**INPUT RECORDS**
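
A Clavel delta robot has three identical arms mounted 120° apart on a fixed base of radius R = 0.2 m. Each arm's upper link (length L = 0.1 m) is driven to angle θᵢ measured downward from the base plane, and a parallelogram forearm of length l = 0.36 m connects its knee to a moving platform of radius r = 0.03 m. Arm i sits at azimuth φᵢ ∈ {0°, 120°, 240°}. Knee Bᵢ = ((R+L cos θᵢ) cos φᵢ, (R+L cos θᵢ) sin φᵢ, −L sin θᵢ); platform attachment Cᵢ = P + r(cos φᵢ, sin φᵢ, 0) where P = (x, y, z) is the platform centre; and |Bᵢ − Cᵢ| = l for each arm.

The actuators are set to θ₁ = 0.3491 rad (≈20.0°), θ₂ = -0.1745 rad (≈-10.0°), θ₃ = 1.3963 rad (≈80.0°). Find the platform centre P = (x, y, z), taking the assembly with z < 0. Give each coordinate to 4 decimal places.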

* * *

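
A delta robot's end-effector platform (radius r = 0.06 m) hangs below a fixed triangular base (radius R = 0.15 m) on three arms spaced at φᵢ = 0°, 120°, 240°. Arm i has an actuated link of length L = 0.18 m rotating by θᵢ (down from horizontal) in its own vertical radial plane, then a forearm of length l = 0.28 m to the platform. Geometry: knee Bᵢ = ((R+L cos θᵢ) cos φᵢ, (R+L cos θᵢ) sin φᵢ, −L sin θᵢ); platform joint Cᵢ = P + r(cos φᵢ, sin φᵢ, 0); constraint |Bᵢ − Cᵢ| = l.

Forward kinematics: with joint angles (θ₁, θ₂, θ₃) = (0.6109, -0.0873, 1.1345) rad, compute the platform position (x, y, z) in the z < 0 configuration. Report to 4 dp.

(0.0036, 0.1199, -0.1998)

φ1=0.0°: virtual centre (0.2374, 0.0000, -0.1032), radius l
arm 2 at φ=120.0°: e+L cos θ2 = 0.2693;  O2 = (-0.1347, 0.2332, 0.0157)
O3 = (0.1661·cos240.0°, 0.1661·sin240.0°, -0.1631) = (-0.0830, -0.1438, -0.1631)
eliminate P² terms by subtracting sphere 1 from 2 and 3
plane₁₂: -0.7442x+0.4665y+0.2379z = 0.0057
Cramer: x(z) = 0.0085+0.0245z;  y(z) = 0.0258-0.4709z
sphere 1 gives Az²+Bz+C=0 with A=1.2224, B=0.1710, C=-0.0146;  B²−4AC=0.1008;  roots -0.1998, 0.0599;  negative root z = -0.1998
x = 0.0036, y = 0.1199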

**PROMPT**
The answer must be every line from the records above that contains the word "arms", copied in full.

**SOLUTION FOR THIS PROBLEM**
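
A Clavel delta robot has three identical arms mounted 120° apart on a fixed base of radius R = 0.2 m. Each arm's upper link (length L = 0.1 m) is driven to angle θᵢ measured downward from the base plane, and a parallelogram forearm of length l = 0.36 m connects its knee to a moving platform of radius r = 0.03 m. Arm i sits at azimuth φᵢ ∈ {0°, 120°, 240°}. Knee Bᵢ = ((R+L cos θᵢ) cos φᵢ, (R+L cos θᵢ) sin φᵢ, −L sin θᵢ); platform attachment Cᵢ = P + r(cos φᵢ, sin φᵢ, 0) where P = (x, y, z) is the platform centre; and |Bᵢ − Cᵢ| = l for each arm.
A delta robot's end-effector platform (radius r = 0.06 m) hangs below a fixed triangular base (radius R = 0.15 m) on three arms spaced at φᵢ = 0°, 120°, 240°. Arm i has an actuated link of length L = 0.18 m rotating by θᵢ (down from horizontal) in its own vertical radial plane, then a forearm of length l = 0.28 m to the platform. Geometry: knee Bᵢ = ((R+L cos θᵢ) cos φᵢ, (R+L cos θᵢ) sin φᵢ, −L sin θᵢ); platform joint Cᵢ = P + r(cos φᵢ, sin φᵢ, 0); constraint |Bᵢ − Cᵢ| = l.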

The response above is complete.